• Instructions to follow
The answer should consist of all the records, copied exactly.

[The data Boundary: Start]

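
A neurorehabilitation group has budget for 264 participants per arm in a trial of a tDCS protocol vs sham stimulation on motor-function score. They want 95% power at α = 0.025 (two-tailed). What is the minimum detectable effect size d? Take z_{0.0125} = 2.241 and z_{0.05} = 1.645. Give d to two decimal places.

d_min ≈ 0.34

For two independent groups of n = 264 each: d_min = (z_{α/2} + z_β)·√(2/n).
z-sum = 2.241 + 1.645 = 3.886.
d_min = 3.886 × √(2/264) = 3.886 × 0.0870 = 0.338.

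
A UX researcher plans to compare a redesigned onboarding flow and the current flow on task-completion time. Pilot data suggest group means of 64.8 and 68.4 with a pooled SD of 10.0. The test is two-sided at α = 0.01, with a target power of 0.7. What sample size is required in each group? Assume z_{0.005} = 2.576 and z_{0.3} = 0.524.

n = 149 per group

Cohen's d = |M₁ − M₂| / SD_pooled = |64.8 − 68.4| / 10.0 = 3.6 / 10.0 = 0.360.
For two independent groups with equal n: n = 2·((z_{α/2} + z_β) / d)².
z_{α/2} + z_β = 2.576 + 0.524 = 3.100.
n = 2 × (3.100 / 0.360)² = 2 × 8.611² = 2 × 74.15 = 148.3.
Round up to the next whole participant.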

[The data Boundary: End]

• Answer space
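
A neurorehabilitation group has budget for 264 participants per arm in a trial of a tDCS protocol vs sham stimulation on motor-function score. They want 95% power at α = 0.025 (two-tailed). What is the minimum detectable effect size d? Take z_{0.0125} = 2.241 and z_{0.05} = 1.645. Give d to two decimal places.

d_min ≈ 0.34

For two independent groups of n = 264 each: d_min = (z_{α/2} + z_β)·√(2/n).
z-sum = 2.241 + 1.645 = 3.886.
d_min = 3.886 × √(2/264) = 3.886 × 0.0870 = 0.338.

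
A UX researcher plans to compare a redesigned onboarding flow and the current flow on task-completion time. Pilot data suggest group means of 64.8 and 68.4 with a pooled SD of 10.0. The test is two-sided at α = 0.01, with a target power of 0.7. What sample size is required in each group? Assume z_{0.005} = 2.576 and z_{0.3} = 0.524.

n = 149 per group

Cohen's d = |M₁ − M₂| / SD_pooled = |64.8 − 68.4| / 10.0 = 3.6 / 10.0 = 0.360.
For two independent groups with equal n: n = 2·((z_{α/2} + z_β) / d)².
z_{α/2} + z_β = 2.576 + 0.524 = 3.100.
n = 2 × (3.100 / 0.360)² = 2 × 8.611² = 2 × 74.15 = 148.3.
Round up to the next whole participant.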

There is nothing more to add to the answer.